[EXERCISE BRIEF]: Please state how many lines of the data below contain the word "entries", offering nothing besides the number.
(INFORMATION GIVEN)
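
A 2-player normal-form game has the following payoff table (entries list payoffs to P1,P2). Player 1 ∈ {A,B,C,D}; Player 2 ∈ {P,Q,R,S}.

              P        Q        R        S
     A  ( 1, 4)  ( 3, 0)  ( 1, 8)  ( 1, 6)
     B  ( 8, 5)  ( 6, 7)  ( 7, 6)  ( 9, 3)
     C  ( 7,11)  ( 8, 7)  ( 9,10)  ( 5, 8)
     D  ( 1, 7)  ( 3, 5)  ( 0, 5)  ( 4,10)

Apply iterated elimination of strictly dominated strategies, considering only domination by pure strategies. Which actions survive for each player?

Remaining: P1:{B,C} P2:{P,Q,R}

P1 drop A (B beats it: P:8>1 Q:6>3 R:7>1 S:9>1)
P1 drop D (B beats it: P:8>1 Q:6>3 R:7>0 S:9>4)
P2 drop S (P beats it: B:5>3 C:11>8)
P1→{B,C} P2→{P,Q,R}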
(End INFORMATION GIVEN)
(INFORMATION GIVEN)
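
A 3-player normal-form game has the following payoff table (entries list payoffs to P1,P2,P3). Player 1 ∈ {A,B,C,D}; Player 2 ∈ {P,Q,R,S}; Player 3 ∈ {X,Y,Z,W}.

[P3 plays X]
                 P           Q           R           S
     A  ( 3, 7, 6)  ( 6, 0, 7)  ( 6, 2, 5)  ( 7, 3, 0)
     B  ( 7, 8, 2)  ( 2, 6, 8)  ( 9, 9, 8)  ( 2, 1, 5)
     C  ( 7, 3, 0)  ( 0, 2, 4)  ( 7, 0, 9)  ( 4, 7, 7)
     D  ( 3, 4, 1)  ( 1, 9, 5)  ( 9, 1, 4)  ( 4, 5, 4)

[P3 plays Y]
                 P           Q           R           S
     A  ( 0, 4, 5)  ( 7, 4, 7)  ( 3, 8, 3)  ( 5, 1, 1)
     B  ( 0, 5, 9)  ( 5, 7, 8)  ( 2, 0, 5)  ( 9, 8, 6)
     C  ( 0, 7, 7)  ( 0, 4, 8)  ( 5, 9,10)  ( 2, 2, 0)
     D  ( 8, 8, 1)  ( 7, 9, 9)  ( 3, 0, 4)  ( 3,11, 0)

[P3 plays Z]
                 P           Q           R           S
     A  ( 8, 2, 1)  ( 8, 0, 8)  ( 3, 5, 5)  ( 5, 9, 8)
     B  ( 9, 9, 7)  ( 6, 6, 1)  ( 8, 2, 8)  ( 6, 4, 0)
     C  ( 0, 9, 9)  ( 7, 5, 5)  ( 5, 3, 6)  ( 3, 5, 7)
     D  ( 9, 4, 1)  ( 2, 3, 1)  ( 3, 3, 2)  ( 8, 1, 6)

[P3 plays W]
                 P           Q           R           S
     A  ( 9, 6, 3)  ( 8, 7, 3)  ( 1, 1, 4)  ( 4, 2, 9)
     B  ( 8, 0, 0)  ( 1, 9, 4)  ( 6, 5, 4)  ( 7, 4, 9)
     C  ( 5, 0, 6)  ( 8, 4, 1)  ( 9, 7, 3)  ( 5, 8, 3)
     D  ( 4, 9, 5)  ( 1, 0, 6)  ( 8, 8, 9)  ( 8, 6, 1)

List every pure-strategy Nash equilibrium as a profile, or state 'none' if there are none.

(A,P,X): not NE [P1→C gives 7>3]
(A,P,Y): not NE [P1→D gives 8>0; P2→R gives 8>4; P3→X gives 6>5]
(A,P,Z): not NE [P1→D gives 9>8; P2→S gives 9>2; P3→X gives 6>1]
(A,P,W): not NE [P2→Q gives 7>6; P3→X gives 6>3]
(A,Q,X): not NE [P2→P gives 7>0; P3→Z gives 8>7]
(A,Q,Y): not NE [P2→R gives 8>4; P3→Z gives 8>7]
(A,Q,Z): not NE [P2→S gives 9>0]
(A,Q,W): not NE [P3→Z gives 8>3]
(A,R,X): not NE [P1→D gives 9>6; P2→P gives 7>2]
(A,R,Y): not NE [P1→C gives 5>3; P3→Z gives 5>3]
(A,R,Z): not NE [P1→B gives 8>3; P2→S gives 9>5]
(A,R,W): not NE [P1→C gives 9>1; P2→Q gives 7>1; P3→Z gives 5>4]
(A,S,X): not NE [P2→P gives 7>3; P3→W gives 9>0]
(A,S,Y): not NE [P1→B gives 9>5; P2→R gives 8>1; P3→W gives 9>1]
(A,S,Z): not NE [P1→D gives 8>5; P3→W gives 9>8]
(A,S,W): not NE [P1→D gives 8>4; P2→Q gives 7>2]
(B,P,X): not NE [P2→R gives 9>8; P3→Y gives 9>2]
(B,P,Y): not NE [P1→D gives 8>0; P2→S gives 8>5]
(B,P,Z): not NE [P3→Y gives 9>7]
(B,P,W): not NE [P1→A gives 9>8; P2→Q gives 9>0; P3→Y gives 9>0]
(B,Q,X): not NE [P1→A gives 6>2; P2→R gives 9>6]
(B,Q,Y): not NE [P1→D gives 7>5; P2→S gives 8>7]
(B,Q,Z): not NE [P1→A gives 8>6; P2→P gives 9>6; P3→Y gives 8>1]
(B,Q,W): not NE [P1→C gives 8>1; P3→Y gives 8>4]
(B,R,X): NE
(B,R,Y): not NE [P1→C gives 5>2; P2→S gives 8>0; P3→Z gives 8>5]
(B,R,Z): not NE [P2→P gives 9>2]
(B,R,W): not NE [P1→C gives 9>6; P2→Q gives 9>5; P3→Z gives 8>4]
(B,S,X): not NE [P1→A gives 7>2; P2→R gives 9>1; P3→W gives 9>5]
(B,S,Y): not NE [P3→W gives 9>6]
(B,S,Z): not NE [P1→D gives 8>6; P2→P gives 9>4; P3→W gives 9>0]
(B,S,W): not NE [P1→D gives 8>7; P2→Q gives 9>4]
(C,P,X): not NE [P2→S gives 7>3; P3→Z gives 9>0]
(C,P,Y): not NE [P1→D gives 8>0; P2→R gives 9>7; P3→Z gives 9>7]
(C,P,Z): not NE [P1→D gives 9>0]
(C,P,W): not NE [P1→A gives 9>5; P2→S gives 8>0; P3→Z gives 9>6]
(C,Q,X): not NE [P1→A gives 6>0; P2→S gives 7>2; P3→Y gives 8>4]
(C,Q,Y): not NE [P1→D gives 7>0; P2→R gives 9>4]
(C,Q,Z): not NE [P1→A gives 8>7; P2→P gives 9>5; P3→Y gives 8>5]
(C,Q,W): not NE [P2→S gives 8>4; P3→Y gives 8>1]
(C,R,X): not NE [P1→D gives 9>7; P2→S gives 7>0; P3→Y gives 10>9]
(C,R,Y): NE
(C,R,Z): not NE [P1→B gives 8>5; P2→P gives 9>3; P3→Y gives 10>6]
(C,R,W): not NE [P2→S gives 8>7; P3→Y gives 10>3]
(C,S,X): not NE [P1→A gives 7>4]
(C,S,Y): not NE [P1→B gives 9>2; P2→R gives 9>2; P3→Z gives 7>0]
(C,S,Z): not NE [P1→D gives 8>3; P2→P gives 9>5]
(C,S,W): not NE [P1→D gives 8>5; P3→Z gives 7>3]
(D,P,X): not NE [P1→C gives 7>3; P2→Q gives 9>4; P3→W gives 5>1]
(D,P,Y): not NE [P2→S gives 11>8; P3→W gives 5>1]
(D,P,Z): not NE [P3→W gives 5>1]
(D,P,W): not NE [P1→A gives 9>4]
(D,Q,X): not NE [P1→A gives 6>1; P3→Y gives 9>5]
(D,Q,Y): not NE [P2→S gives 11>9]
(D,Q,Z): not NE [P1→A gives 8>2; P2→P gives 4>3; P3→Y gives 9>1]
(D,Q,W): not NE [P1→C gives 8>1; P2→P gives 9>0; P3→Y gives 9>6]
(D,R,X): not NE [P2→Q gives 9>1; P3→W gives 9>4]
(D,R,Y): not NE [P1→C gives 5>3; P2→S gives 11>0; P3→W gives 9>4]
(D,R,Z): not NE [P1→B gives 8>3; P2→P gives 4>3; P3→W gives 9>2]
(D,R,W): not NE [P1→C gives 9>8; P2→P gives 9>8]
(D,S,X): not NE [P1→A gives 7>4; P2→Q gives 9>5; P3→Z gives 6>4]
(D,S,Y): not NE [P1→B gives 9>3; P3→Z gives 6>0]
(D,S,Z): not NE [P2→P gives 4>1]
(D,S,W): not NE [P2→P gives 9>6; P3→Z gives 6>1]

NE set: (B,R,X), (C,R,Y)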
(End INFORMATION GIVEN)
[EXERCISE OUTPUT]: 2